- TASK TO CARRY OUT -
A complete, exact copy of the data is the required answer.

═════ DATA FOR THIS EXERCISE ═════

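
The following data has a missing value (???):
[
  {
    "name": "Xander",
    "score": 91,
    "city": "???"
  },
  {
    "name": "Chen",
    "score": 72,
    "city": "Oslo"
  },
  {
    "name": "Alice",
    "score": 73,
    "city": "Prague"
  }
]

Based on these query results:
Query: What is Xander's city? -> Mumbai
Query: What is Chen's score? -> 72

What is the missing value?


The missing value is Xander's city
From query: Xander's city = Mumbai

ANSWER: Mumbai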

═════

- RESULT FOR THIS TASK -
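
The following data has a missing value (???):
[
  {
    "name": "Xander",
    "score": 91,
    "city": "???"
  },
  {
    "name": "Chen",
    "score": 72,
    "city": "Oslo"
  },
  {
    "name": "Alice",
    "score": 73,
    "city": "Prague"
  }
]

Based on these query results:
Query: What is Xander's city? -> Mumbai
Query: What is Chen's score? -> 72

What is the missing value?


The missing value is Xander's city
From query: Xander's city = Mumbai

ANSWER: Mumbai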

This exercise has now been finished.